━━━━━ Dataset entries

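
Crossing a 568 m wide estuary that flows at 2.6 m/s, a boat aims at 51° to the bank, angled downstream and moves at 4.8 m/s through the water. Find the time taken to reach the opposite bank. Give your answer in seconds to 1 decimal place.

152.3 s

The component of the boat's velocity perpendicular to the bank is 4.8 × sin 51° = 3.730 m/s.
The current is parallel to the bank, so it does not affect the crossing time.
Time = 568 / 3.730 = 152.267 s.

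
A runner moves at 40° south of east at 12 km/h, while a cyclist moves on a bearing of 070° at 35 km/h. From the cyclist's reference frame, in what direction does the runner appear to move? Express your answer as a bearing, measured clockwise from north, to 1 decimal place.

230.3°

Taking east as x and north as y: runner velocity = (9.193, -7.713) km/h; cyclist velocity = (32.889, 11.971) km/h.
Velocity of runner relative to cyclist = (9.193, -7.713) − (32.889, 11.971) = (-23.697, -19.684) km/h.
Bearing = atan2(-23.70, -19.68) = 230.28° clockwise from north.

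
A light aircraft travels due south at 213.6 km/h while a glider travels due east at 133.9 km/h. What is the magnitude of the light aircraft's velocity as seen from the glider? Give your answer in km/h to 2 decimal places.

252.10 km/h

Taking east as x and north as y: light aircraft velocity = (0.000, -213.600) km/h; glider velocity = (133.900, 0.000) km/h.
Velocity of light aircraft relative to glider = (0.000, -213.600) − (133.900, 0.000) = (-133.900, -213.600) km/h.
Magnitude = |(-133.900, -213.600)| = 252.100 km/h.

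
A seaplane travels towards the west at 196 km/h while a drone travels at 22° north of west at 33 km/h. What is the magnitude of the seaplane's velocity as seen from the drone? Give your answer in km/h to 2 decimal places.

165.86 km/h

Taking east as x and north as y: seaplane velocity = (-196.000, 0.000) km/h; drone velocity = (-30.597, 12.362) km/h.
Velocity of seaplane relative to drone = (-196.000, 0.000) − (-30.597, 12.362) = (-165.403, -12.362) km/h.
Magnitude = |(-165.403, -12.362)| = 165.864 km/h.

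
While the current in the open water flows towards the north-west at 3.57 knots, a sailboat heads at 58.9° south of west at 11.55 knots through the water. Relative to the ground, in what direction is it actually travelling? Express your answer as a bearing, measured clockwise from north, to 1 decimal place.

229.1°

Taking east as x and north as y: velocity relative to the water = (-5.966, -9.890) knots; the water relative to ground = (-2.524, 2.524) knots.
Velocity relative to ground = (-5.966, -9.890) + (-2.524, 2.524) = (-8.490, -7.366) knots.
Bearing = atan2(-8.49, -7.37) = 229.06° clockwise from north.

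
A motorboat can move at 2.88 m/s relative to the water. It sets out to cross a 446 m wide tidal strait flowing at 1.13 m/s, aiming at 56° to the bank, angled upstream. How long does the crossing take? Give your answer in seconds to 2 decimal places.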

━━━━━━━━━━

◆ Required action ◆
Restate the final lines of the listing above word for word, beginning at the line that contains "While the current".

◆ Response area ◆
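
While the current in the open water flows towards the north-west at 3.57 knots, a sailboat heads at 58.9° south of west at 11.55 knots through the water. Relative to the ground, in what direction is it actually travelling? Express your answer as a bearing, measured clockwise from north, to 1 decimal place.

229.1°

Taking east as x and north as y: velocity relative to the water = (-5.966, -9.890) knots; the water relative to ground = (-2.524, 2.524) knots.
Velocity relative to ground = (-5.966, -9.890) + (-2.524, 2.524) = (-8.490, -7.366) knots.
Bearing = atan2(-8.49, -7.37) = 229.06° clockwise from north.

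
A motorboat can move at 2.88 m/s relative to the water. It sets out to cross a 446 m wide tidal strait flowing at 1.13 m/s, aiming at 56° to the bank, angled upstream. How long does the crossing take? Give your answer in seconds to 2 decimal places.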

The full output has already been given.